Go to the line below containing "5. [order #5] limit_sell(price=95, qty=4)" and print exactly from there through the line containing "6. [order #6] market_buy(qty=8)", both included. Print nothing else.

★ ★ ★

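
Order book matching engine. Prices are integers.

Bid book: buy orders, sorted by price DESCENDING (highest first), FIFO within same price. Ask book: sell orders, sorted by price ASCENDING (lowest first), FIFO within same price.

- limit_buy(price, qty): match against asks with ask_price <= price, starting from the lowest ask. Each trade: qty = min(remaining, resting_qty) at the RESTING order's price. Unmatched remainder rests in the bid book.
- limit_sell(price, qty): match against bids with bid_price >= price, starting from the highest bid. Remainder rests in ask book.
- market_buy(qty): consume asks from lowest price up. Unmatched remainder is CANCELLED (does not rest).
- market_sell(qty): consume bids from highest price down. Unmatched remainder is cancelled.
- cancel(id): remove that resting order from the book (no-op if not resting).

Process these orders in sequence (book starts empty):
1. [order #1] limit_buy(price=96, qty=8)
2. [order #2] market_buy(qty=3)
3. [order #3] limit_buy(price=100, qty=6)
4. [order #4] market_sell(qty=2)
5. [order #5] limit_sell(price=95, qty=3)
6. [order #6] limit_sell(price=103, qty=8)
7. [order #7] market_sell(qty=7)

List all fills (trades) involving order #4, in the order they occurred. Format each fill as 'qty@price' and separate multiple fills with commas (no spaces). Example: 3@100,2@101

After op 1 [order #1] limit_buy(price=96, qty=8): fills=none; bids=[#1:8@96] asks=[-]
After op 2 [order #2] market_buy(qty=3): fills=none; bids=[#1:8@96] asks=[-]
After op 3 [order #3] limit_buy(price=100, qty=6): fills=none; bids=[#3:6@100 #1:8@96] asks=[-]
After op 4 [order #4] market_sell(qty=2): fills=#3x#4:2@100; bids=[#3:4@100 #1:8@96] asks=[-]
After op 5 [order #5] limit_sell(price=95, qty=3): fills=#3x#5:3@100; bids=[#3:1@100 #1:8@96] asks=[-]
After op 6 [order #6] limit_sell(price=103, qty=8): fills=none; bids=[#3:1@100 #1:8@96] asks=[#6:8@103]
After op 7 [order #7] market_sell(qty=7): fills=#3x#7:1@100 #1x#7:6@96; bids=[#1:2@96] asks=[#6:8@103]

Answer: 2@100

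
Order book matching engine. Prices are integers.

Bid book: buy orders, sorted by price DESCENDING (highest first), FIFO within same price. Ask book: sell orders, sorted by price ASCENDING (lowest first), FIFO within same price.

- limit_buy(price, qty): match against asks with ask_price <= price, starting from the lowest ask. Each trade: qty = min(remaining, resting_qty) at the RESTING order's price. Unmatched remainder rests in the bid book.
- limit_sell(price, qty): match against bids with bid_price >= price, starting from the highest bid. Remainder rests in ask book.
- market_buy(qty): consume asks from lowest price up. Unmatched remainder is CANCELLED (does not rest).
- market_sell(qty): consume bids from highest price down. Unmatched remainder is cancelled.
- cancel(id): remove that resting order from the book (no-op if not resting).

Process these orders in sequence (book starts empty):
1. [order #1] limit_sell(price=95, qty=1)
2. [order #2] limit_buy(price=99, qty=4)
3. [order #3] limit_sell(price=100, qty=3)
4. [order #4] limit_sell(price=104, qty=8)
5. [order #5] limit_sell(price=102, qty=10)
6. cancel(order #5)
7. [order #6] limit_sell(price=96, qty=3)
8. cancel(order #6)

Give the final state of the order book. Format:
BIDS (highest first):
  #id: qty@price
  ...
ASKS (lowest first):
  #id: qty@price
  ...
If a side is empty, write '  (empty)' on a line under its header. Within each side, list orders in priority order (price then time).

Answer: BIDS (highest first):
  (empty)
ASKS (lowest first):
  #3: 3@100
  #4: 8@104

Derivation:
After op 1 [order #1] limit_sell(price=95, qty=1): fills=none; bids=[-] asks=[#1:1@95]
After op 2 [order #2] limit_buy(price=99, qty=4): fills=#2x#1:1@95; bids=[#2:3@99] asks=[-]
After op 3 [order #3] limit_sell(price=100, qty=3): fills=none; bids=[#2:3@99] asks=[#3:3@100]
After op 4 [order #4] limit_sell(price=104, qty=8): fills=none; bids=[#2:3@99] asks=[#3:3@100 #4:8@104]
After op 5 [order #5] limit_sell(price=102, qty=10): fills=none; bids=[#2:3@99] asks=[#3:3@100 #5:10@102 #4:8@104]
After op 6 cancel(order #5): fills=none; bids=[#2:3@99] asks=[#3:3@100 #4:8@104]
After op 7 [order #6] limit_sell(price=96, qty=3): fills=#2x#6:3@99; bids=[-] asks=[#3:3@100 #4:8@104]
After op 8 cancel(order #6): fills=none; bids=[-] asks=[#3:3@100 #4:8@104]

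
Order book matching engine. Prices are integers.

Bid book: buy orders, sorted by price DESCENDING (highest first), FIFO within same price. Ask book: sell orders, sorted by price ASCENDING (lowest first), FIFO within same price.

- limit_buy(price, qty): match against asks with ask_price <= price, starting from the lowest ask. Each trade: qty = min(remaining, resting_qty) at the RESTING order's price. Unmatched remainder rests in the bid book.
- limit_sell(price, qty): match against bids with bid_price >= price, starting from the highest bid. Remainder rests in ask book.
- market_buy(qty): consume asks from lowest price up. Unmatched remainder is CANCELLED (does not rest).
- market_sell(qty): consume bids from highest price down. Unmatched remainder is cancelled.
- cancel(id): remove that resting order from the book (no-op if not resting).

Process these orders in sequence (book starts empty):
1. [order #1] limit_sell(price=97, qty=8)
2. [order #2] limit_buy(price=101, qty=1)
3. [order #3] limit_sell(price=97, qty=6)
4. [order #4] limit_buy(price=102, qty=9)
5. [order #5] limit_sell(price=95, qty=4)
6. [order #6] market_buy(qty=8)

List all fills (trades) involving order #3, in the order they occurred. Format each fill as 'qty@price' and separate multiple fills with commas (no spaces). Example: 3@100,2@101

Answer: 2@97,4@97

Derivation:
After op 1 [order #1] limit_sell(price=97, qty=8): fills=none; bids=[-] asks=[#1:8@97]
After op 2 [order #2] limit_buy(price=101, qty=1): fills=#2x#1:1@97; bids=[-] asks=[#1:7@97]
After op 3 [order #3] limit_sell(price=97, qty=6): fills=none; bids=[-] asks=[#1:7@97 #3:6@97]
After op 4 [order #4] limit_buy(price=102, qty=9): fills=#4x#1:7@97 #4x#3:2@97; bids=[-] asks=[#3:4@97]
After op 5 [order #5] limit_sell(price=95, qty=4): fills=none; bids=[-] asks=[#5:4@95 #3:4@97]
After op 6 [order #6] market_buy(qty=8): fills=#6x#5:4@95 #6x#3:4@97; bids=[-] asks=[-]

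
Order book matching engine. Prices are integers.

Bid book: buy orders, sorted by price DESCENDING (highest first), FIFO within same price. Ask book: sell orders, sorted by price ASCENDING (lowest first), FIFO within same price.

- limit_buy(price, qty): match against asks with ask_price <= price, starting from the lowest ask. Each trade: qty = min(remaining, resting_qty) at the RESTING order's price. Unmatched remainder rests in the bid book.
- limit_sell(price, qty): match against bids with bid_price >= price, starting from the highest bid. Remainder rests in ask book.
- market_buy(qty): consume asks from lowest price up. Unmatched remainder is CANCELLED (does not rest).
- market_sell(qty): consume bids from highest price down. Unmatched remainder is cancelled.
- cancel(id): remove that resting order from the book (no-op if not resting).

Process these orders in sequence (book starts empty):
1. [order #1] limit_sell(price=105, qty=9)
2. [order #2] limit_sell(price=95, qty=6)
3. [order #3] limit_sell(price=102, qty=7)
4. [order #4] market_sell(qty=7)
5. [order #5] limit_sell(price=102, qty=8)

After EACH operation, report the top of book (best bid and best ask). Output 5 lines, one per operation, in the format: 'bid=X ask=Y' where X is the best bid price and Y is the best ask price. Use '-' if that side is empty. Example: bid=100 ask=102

Answer: bid=- ask=105
bid=- ask=95
bid=- ask=95
bid=- ask=95
bid=- ask=95

Derivation:
After op 1 [order #1] limit_sell(price=105, qty=9): fills=none; bids=[-] asks=[#1:9@105]
After op 2 [order #2] limit_sell(price=95, qty=6): fills=none; bids=[-] asks=[#2:6@95 #1:9@105]
After op 3 [order #3] limit_sell(price=102, qty=7): fills=none; bids=[-] asks=[#2:6@95 #3:7@102 #1:9@105]
After op 4 [order #4] market_sell(qty=7): fills=none; bids=[-] asks=[#2:6@95 #3:7@102 #1:9@105]
After op 5 [order #5] limit_sell(price=102, qty=8): fills=none; bids=[-] asks=[#2:6@95 #3:7@102 #5:8@102 #1:9@105]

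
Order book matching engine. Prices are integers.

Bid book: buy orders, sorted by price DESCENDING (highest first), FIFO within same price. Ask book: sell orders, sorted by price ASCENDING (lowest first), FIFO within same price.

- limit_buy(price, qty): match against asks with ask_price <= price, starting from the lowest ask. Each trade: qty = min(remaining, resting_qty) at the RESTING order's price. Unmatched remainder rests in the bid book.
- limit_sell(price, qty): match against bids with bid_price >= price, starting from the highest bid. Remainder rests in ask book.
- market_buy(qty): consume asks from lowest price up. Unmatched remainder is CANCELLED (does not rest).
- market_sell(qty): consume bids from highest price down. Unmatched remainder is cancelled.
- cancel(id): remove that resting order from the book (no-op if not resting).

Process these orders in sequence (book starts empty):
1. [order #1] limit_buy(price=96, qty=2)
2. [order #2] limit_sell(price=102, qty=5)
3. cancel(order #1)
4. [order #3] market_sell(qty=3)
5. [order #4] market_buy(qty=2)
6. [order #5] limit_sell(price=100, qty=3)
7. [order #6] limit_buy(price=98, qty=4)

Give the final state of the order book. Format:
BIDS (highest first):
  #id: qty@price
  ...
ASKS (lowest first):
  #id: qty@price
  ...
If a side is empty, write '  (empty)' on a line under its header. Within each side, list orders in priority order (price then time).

Answer: BIDS (highest first):
  #6: 4@98
ASKS (lowest first):
  #5: 3@100
  #2: 3@102

Derivation:
After op 1 [order #1] limit_buy(price=96, qty=2): fills=none; bids=[#1:2@96] asks=[-]
After op 2 [order #2] limit_sell(price=102, qty=5): fills=none; bids=[#1:2@96] asks=[#2:5@102]
After op 3 cancel(order #1): fills=none; bids=[-] asks=[#2:5@102]
After op 4 [order #3] market_sell(qty=3): fills=none; bids=[-] asks=[#2:5@102]
After op 5 [order #4] market_buy(qty=2): fills=#4x#2:2@102; bids=[-] asks=[#2:3@102]
After op 6 [order #5] limit_sell(price=100, qty=3): fills=none; bids=[-] asks=[#5:3@100 #2:3@102]
After op 7 [order #6] limit_buy(price=98, qty=4): fills=none; bids=[#6:4@98] asks=[#5:3@100 #2:3@102]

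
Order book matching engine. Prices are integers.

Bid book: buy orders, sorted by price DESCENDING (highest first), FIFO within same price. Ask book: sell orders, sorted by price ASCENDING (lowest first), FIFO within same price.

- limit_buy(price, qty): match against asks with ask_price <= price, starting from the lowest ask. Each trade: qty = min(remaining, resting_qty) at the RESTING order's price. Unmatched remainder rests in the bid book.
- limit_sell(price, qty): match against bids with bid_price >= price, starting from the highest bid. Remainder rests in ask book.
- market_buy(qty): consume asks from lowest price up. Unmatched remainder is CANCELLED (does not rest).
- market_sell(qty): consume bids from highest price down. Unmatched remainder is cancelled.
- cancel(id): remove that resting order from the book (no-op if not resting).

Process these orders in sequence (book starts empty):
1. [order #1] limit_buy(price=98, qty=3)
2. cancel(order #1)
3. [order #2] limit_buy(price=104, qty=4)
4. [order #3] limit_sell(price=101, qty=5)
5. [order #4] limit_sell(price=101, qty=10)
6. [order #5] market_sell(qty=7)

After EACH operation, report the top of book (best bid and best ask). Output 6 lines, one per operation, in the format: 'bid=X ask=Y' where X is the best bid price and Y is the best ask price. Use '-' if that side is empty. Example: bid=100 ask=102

After op 1 [order #1] limit_buy(price=98, qty=3): fills=none; bids=[#1:3@98] asks=[-]
After op 2 cancel(order #1): fills=none; bids=[-] asks=[-]
After op 3 [order #2] limit_buy(price=104, qty=4): fills=none; bids=[#2:4@104] asks=[-]
After op 4 [order #3] limit_sell(price=101, qty=5): fills=#2x#3:4@104; bids=[-] asks=[#3:1@101]
After op 5 [order #4] limit_sell(price=101, qty=10): fills=none; bids=[-] asks=[#3:1@101 #4:10@101]
After op 6 [order #5] market_sell(qty=7): fills=none; bids=[-] asks=[#3:1@101 #4:10@101]

Answer: bid=98 ask=-
bid=- ask=-
bid=104 ask=-
bid=- ask=101
bid=- ask=101
bid=- ask=101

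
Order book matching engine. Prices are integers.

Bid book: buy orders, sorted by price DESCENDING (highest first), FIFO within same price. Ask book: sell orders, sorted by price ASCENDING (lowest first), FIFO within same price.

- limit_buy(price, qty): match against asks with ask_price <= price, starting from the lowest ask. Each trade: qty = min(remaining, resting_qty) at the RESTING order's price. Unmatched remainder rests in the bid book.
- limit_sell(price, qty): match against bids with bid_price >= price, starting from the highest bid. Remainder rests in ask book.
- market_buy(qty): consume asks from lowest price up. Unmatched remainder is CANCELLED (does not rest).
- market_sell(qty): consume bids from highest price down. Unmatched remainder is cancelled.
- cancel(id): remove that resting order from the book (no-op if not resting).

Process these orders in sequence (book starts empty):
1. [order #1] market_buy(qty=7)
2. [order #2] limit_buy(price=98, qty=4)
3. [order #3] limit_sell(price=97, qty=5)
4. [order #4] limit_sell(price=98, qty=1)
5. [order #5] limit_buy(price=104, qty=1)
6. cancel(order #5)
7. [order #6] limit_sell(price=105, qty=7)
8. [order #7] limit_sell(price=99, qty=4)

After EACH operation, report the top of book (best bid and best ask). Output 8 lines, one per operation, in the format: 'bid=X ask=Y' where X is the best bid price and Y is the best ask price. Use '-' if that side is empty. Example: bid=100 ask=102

After op 1 [order #1] market_buy(qty=7): fills=none; bids=[-] asks=[-]
After op 2 [order #2] limit_buy(price=98, qty=4): fills=none; bids=[#2:4@98] asks=[-]
After op 3 [order #3] limit_sell(price=97, qty=5): fills=#2x#3:4@98; bids=[-] asks=[#3:1@97]
After op 4 [order #4] limit_sell(price=98, qty=1): fills=none; bids=[-] asks=[#3:1@97 #4:1@98]
After op 5 [order #5] limit_buy(price=104, qty=1): fills=#5x#3:1@97; bids=[-] asks=[#4:1@98]
After op 6 cancel(order #5): fills=none; bids=[-] asks=[#4:1@98]
After op 7 [order #6] limit_sell(price=105, qty=7): fills=none; bids=[-] asks=[#4:1@98 #6:7@105]
After op 8 [order #7] limit_sell(price=99, qty=4): fills=none; bids=[-] asks=[#4:1@98 #7:4@99 #6:7@105]

Answer: bid=- ask=-
bid=98 ask=-
bid=- ask=97
bid=- ask=97
bid=- ask=98
bid=- ask=98
bid=- ask=98
bid=- ask=98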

★ ★ ★

• [EXERCISE RESPONSE]:
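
5. [order #5] limit_sell(price=95, qty=4)
6. [order #6] market_buy(qty=8)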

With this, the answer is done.